* Problem details: Only the final stretch of the data is wanted: reproduce the line containing "Let X = (-8, 11), Y" and each line after it, exactly.

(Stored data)
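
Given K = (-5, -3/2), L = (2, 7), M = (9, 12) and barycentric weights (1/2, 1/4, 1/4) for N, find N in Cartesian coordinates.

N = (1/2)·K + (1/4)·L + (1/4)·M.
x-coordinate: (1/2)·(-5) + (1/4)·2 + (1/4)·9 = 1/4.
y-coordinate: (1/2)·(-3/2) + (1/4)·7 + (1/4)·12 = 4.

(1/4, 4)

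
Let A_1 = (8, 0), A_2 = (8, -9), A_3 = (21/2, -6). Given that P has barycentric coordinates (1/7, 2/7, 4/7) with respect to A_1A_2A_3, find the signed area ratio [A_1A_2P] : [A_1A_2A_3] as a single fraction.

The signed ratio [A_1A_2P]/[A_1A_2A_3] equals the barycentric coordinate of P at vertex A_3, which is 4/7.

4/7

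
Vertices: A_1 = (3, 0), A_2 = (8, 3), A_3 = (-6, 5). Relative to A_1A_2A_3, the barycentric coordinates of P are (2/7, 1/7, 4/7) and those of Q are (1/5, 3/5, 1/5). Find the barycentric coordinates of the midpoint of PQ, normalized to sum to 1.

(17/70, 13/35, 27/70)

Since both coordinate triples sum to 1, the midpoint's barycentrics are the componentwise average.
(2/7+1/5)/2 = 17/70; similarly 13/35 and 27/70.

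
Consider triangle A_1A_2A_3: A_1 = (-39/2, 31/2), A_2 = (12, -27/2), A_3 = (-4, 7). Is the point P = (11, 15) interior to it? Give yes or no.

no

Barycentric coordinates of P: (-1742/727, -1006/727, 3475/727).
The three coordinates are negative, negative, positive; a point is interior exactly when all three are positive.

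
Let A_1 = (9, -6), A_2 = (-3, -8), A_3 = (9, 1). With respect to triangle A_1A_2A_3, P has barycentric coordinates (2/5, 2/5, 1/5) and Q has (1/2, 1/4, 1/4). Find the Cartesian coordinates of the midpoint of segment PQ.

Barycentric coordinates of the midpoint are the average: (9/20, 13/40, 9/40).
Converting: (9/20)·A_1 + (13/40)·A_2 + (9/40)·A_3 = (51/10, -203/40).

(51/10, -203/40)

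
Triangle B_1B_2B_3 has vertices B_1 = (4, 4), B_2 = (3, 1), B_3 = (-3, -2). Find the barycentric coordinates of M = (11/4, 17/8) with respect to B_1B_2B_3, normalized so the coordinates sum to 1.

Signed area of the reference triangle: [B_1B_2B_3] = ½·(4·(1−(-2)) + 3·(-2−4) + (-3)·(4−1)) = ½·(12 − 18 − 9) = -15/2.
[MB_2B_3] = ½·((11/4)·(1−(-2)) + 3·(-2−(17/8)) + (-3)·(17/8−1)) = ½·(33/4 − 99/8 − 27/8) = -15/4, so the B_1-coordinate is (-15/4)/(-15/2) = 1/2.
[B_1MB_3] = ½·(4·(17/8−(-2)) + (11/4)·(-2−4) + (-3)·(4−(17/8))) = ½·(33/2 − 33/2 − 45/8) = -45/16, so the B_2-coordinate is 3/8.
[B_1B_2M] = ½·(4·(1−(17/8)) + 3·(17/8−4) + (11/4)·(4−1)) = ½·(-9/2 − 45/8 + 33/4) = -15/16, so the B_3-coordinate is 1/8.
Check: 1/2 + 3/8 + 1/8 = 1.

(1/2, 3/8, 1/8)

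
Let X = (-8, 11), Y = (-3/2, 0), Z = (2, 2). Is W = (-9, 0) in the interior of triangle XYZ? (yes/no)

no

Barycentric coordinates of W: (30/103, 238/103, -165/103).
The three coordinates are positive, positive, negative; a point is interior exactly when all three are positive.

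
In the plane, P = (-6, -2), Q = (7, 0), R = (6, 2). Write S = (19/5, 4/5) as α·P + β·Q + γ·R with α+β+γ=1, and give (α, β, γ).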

* Solution to this exercise:
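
Let X = (-8, 11), Y = (-3/2, 0), Z = (2, 2). Is W = (-9, 0) in the interior of triangle XYZ? (yes/no)

no

Barycentric coordinates of W: (30/103, 238/103, -165/103).
The three coordinates are positive, positive, negative; a point is interior exactly when all three are positive.

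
In the plane, P = (-6, -2), Q = (7, 0), R = (6, 2). Write S = (19/5, 4/5) as α·P + β·Q + γ·R with α+β+γ=1, and give (α, β, γ).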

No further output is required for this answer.